→ Dataset excerpts
-------
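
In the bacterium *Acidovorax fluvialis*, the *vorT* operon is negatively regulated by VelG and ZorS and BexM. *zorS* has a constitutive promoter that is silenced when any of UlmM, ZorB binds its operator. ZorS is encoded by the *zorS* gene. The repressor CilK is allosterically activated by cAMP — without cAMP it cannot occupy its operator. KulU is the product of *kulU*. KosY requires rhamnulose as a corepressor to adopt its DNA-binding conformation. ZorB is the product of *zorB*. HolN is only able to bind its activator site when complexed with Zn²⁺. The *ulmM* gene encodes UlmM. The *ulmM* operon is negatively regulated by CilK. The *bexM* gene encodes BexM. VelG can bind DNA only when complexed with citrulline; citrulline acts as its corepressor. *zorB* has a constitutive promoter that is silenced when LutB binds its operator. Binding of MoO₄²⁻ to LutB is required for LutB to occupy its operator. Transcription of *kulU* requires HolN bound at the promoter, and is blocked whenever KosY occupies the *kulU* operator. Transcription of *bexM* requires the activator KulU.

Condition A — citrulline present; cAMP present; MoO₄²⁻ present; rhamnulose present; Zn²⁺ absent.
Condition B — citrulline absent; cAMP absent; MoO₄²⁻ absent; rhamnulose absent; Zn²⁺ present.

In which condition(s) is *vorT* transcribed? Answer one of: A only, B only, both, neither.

neither

Condition A:
Citrulline is present, so VelG is active.
cAMP is present, so CilK is active.
With repressor CilK bound, *ulmM* is not transcribed.
So UlmM is not produced.
MoO₄²⁻ is present, so LutB is active.
With repressor LutB bound, *zorB* is not transcribed.
So ZorB is not produced.
With no repressor bound, *zorS* is transcribed.
So ZorS is produced and active.
Rhamnulose is present, so KosY is active.
Zn²⁺ is absent, so HolN is inactive.
With repressor KosY bound, *kulU* is not transcribed.
So KulU is not produced.
Required activator KulU is absent, so *bexM* is not transcribed.
So BexM is not produced.
With repressor VelG bound, *vorT* is not transcribed.
→ *vorT* is OFF in A.
Condition B:
Citrulline is absent, so VelG is inactive.
cAMP is absent, so CilK is inactive.
With no repressor bound, *ulmM* is transcribed.
So UlmM is produced and active.
MoO₄²⁻ is absent, so LutB is inactive.
With no repressor bound, *zorB* is transcribed.
So ZorB is produced and active.
With repressor UlmM bound, *zorS* is not transcribed.
So ZorS is not produced.
Rhamnulose is absent, so KosY is inactive.
Zn²⁺ is present, so HolN is active.
No repressor is bound and HolN is active, so *kulU* is transcribed.
So KulU is produced and active.
No repressor is bound and KulU is active, so *bexM* is transcribed.
So BexM is produced and active.
With repressor BexM bound, *vorT* is not transcribed.
→ *vorT* is OFF in B.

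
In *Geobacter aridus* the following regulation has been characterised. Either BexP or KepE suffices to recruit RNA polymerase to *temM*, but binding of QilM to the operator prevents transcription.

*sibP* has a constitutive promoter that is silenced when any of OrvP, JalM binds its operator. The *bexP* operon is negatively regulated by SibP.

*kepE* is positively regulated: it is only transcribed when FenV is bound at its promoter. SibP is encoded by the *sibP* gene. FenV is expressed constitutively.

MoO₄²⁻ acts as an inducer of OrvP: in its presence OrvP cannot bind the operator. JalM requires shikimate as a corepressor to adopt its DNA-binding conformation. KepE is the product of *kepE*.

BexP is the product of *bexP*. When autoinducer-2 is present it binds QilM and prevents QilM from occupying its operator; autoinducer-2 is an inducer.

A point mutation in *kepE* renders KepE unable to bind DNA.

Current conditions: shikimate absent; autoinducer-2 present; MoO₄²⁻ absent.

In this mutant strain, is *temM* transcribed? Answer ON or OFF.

ON

MoO₄²⁻ is absent, so OrvP is active.
Shikimate is absent, so JalM is inactive.
With repressor OrvP bound, *sibP* is not transcribed.
So SibP is not produced.
With no repressor bound, *bexP* is transcribed.
So BexP is produced and active.
KepE is non-functional in this strain, so it has no effect.
Autoinducer-2 is present, so QilM is inactive.
Activator BexP is present, so *temM* is transcribed.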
-------
→ Work request
Return all of the entries exactly as written.

→ Solved problem
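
In the bacterium *Acidovorax fluvialis*, the *vorT* operon is negatively regulated by VelG and ZorS and BexM. *zorS* has a constitutive promoter that is silenced when any of UlmM, ZorB binds its operator. ZorS is encoded by the *zorS* gene. The repressor CilK is allosterically activated by cAMP — without cAMP it cannot occupy its operator. KulU is the product of *kulU*. KosY requires rhamnulose as a corepressor to adopt its DNA-binding conformation. ZorB is the product of *zorB*. HolN is only able to bind its activator site when complexed with Zn²⁺. The *ulmM* gene encodes UlmM. The *ulmM* operon is negatively regulated by CilK. The *bexM* gene encodes BexM. VelG can bind DNA only when complexed with citrulline; citrulline acts as its corepressor. *zorB* has a constitutive promoter that is silenced when LutB binds its operator. Binding of MoO₄²⁻ to LutB is required for LutB to occupy its operator. Transcription of *kulU* requires HolN bound at the promoter, and is blocked whenever KosY occupies the *kulU* operator. Transcription of *bexM* requires the activator KulU.

Condition A — citrulline present; cAMP present; MoO₄²⁻ present; rhamnulose present; Zn²⁺ absent.
Condition B — citrulline absent; cAMP absent; MoO₄²⁻ absent; rhamnulose absent; Zn²⁺ present.

In which condition(s) is *vorT* transcribed? Answer one of: A only, B only, both, neither.

neither

Condition A:
Citrulline is present, so VelG is active.
cAMP is present, so CilK is active.
With repressor CilK bound, *ulmM* is not transcribed.
So UlmM is not produced.
MoO₄²⁻ is present, so LutB is active.
With repressor LutB bound, *zorB* is not transcribed.
So ZorB is not produced.
With no repressor bound, *zorS* is transcribed.
So ZorS is produced and active.
Rhamnulose is present, so KosY is active.
Zn²⁺ is absent, so HolN is inactive.
With repressor KosY bound, *kulU* is not transcribed.
So KulU is not produced.
Required activator KulU is absent, so *bexM* is not transcribed.
So BexM is not produced.
With repressor VelG bound, *vorT* is not transcribed.
→ *vorT* is OFF in A.
Condition B:
Citrulline is absent, so VelG is inactive.
cAMP is absent, so CilK is inactive.
With no repressor bound, *ulmM* is transcribed.
So UlmM is produced and active.
MoO₄²⁻ is absent, so LutB is inactive.
With no repressor bound, *zorB* is transcribed.
So ZorB is produced and active.
With repressor UlmM bound, *zorS* is not transcribed.
So ZorS is not produced.
Rhamnulose is absent, so KosY is inactive.
Zn²⁺ is present, so HolN is active.
No repressor is bound and HolN is active, so *kulU* is transcribed.
So KulU is produced and active.
No repressor is bound and KulU is active, so *bexM* is transcribed.
So BexM is produced and active.
With repressor BexM bound, *vorT* is not transcribed.
→ *vorT* is OFF in B.

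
In *Geobacter aridus* the following regulation has been characterised. Either BexP or KepE suffices to recruit RNA polymerase to *temM*, but binding of QilM to the operator prevents transcription.

*sibP* has a constitutive promoter that is silenced when any of OrvP, JalM binds its operator. The *bexP* operon is negatively regulated by SibP.

*kepE* is positively regulated: it is only transcribed when FenV is bound at its promoter. SibP is encoded by the *sibP* gene. FenV is expressed constitutively.

MoO₄²⁻ acts as an inducer of OrvP: in its presence OrvP cannot bind the operator. JalM requires shikimate as a corepressor to adopt its DNA-binding conformation. KepE is the product of *kepE*.

BexP is the product of *bexP*. When autoinducer-2 is present it binds QilM and prevents QilM from occupying its operator; autoinducer-2 is an inducer.

A point mutation in *kepE* renders KepE unable to bind DNA.

Current conditions: shikimate absent; autoinducer-2 present; MoO₄²⁻ absent.

In this mutant strain, is *temM* transcribed? Answer ON or OFF.

ON

MoO₄²⁻ is absent, so OrvP is active.
Shikimate is absent, so JalM is inactive.
With repressor OrvP bound, *sibP* is not transcribed.
So SibP is not produced.
With no repressor bound, *bexP* is transcribed.
So BexP is produced and active.
KepE is non-functional in this strain, so it has no effect.
Autoinducer-2 is present, so QilM is inactive.
Activator BexP is present, so *temM* is transcribed.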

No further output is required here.